Exercise description: Show every line in the material below in which the string "members" appears.
▼
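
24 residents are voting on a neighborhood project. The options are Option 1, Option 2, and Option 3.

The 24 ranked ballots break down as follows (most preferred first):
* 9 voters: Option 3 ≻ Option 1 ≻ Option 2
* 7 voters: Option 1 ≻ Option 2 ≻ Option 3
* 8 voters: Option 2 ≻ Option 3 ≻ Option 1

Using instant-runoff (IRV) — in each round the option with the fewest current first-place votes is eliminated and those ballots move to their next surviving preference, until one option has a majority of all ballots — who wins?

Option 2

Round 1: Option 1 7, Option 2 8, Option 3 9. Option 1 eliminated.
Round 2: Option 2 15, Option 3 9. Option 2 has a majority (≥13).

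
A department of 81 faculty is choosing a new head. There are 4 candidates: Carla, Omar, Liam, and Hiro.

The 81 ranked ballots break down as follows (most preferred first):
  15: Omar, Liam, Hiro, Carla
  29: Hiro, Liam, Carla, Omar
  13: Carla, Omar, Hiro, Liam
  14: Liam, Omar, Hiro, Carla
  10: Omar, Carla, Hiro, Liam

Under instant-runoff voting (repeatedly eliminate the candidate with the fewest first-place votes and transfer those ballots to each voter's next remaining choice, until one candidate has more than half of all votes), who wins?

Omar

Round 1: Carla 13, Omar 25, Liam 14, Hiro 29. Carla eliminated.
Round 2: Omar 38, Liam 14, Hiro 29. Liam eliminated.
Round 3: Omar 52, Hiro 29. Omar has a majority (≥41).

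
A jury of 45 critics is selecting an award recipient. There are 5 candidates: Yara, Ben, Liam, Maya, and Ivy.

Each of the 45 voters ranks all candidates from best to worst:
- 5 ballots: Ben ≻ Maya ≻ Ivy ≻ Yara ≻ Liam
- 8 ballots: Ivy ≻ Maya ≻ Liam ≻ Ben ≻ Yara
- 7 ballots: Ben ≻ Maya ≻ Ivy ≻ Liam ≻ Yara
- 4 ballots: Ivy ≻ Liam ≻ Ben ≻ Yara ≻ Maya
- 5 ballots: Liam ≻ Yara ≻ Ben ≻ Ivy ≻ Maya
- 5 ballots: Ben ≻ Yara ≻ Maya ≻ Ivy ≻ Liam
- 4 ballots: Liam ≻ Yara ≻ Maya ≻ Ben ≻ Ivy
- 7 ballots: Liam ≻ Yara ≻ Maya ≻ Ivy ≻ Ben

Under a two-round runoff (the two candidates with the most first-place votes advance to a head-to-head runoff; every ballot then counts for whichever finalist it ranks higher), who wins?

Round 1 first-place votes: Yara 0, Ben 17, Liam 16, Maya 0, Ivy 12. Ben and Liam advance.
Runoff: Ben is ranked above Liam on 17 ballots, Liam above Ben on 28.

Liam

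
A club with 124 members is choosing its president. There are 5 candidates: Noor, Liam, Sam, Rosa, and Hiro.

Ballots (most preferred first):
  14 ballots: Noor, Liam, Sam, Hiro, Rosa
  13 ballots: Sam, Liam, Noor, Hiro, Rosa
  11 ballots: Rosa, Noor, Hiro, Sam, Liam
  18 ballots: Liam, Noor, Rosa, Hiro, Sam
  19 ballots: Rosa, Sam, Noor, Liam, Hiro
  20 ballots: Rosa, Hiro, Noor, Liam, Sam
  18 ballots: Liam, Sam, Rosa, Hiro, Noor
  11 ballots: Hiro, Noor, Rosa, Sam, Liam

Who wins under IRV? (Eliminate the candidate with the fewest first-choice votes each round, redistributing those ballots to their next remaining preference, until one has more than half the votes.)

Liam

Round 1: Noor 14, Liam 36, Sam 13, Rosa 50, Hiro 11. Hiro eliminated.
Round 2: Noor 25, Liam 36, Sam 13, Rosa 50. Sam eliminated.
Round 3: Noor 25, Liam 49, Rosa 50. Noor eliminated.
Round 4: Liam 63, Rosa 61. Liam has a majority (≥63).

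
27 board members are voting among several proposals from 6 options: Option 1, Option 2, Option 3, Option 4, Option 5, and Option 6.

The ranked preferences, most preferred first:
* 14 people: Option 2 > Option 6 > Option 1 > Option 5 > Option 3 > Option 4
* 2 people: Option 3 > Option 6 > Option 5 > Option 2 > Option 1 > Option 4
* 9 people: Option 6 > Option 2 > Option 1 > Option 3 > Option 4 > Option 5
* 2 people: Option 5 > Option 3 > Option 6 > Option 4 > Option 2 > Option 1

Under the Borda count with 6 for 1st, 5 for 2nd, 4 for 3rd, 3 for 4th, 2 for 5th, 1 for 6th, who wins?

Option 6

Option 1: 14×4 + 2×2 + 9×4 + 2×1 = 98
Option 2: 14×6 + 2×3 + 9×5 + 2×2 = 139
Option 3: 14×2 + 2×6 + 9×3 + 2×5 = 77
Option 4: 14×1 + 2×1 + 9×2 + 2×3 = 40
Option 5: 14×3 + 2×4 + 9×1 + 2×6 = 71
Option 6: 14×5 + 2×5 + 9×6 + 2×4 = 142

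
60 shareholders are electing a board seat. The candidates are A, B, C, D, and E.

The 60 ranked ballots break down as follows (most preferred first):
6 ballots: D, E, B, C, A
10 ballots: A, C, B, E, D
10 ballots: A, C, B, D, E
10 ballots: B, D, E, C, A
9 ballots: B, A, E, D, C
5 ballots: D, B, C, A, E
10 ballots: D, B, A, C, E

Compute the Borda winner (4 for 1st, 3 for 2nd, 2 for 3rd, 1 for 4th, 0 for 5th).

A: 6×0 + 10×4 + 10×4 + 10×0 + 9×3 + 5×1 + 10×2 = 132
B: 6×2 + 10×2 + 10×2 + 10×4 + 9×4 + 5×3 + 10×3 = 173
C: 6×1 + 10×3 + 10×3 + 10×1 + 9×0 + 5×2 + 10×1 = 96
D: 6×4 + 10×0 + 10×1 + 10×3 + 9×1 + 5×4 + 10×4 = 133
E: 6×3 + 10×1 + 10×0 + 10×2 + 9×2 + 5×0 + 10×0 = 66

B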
▲
Exercise result:
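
A club with 124 members is choosing its president. There are 5 candidates: Noor, Liam, Sam, Rosa, and Hiro.
27 board members are voting among several proposals from 6 options: Option 1, Option 2, Option 3, Option 4, Option 5, and Option 6.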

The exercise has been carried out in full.